**Requirement:** Work through the data below and copy out every line where "Licensor" is found.

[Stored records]
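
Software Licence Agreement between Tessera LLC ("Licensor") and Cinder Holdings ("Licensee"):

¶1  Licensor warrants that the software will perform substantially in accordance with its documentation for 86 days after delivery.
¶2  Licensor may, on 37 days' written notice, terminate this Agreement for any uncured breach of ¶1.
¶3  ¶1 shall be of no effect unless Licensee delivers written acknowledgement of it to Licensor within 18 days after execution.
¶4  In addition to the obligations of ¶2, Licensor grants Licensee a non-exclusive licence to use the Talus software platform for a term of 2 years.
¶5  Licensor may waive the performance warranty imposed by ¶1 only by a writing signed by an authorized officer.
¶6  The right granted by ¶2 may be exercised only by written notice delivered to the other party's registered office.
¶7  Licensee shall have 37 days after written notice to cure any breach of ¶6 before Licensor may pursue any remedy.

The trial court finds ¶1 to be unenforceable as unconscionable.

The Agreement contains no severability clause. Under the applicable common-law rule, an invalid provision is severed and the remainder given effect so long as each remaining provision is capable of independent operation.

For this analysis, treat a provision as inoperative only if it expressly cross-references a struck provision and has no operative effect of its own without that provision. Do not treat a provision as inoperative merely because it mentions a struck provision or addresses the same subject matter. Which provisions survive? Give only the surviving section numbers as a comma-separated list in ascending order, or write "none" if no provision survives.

4

¶1 is struck. ¶2 merely fixes the termination right for breach of ¶1; with ¶1 gone it has nothing to operate on and falls away. The only function of ¶3 is the acknowledgement condition for ¶1, so it cannot stand once ¶1 is removed. ¶5 merely fixes the waiver condition for ¶1; with ¶1 gone it has nothing to operate on and falls away. ¶6 merely fixes the notice requirement for ¶2; with ¶2 gone it has nothing to operate on and falls away. ¶7 operates only by reference to ¶6, so it falls with ¶6. Although ¶4 refers to ¶2, its operative terms do not depend on ¶2, so it remains in effect. Under the stated default rule, only provisions that cannot operate independently fall away; the rest are enforced. Only ¶4 remains in effect.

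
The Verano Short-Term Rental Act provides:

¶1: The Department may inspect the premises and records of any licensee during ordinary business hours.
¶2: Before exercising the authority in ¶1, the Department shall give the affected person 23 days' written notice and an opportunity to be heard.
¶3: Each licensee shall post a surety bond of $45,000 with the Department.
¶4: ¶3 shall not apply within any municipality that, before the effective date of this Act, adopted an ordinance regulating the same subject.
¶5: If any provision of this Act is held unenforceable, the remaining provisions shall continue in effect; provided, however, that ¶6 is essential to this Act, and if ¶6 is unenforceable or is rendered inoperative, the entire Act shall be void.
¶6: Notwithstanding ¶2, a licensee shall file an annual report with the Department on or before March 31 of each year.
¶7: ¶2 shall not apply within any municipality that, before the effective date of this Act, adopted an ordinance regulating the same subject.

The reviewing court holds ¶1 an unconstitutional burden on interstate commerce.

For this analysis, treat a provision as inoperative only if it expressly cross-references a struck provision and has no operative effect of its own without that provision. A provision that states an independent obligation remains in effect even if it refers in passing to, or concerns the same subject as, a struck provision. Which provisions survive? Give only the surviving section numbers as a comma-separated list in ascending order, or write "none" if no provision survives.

¶1 is struck. ¶2 operates only by reference to ¶1, so it falls with ¶1. ¶7 merely fixes the local-preemption carve-out from ¶2; with ¶2 gone it has nothing to operate on and falls away. Although ¶6 refers to ¶2, its operative terms do not depend on ¶2, so it remains in effect. ¶5 makes ¶6 an essential term, but ¶6 is unaffected, so the severability proviso in ¶5 preserves the remaining provisions. The provisions still in force are ¶3, ¶4, ¶5, and ¶6.

3, 4, 5, 6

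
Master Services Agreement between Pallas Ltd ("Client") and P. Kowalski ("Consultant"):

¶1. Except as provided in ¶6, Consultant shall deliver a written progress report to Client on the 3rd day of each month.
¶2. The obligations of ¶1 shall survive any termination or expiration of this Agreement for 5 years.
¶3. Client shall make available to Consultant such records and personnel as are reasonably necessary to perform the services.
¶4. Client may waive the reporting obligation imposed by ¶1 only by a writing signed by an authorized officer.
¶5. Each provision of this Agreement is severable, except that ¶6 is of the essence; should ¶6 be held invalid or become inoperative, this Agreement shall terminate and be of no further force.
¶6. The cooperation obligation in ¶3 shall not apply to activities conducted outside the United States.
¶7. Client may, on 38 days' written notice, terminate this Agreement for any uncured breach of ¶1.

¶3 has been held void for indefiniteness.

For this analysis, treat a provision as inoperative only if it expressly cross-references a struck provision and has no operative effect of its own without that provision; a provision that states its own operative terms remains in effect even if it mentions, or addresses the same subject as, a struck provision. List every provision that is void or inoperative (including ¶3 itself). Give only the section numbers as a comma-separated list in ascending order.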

**Answer for this exercise:**
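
Software Licence Agreement between Tessera LLC ("Licensor") and Cinder Holdings ("Licensee"):
¶1  Licensor warrants that the software will perform substantially in accordance with its documentation for 86 days after delivery.
¶2  Licensor may, on 37 days' written notice, terminate this Agreement for any uncured breach of ¶1.
¶3  ¶1 shall be of no effect unless Licensee delivers written acknowledgement of it to Licensor within 18 days after execution.
¶4  In addition to the obligations of ¶2, Licensor grants Licensee a non-exclusive licence to use the Talus software platform for a term of 2 years.
¶5  Licensor may waive the performance warranty imposed by ¶1 only by a writing signed by an authorized officer.
¶7  Licensee shall have 37 days after written notice to cure any breach of ¶6 before Licensor may pursue any remedy.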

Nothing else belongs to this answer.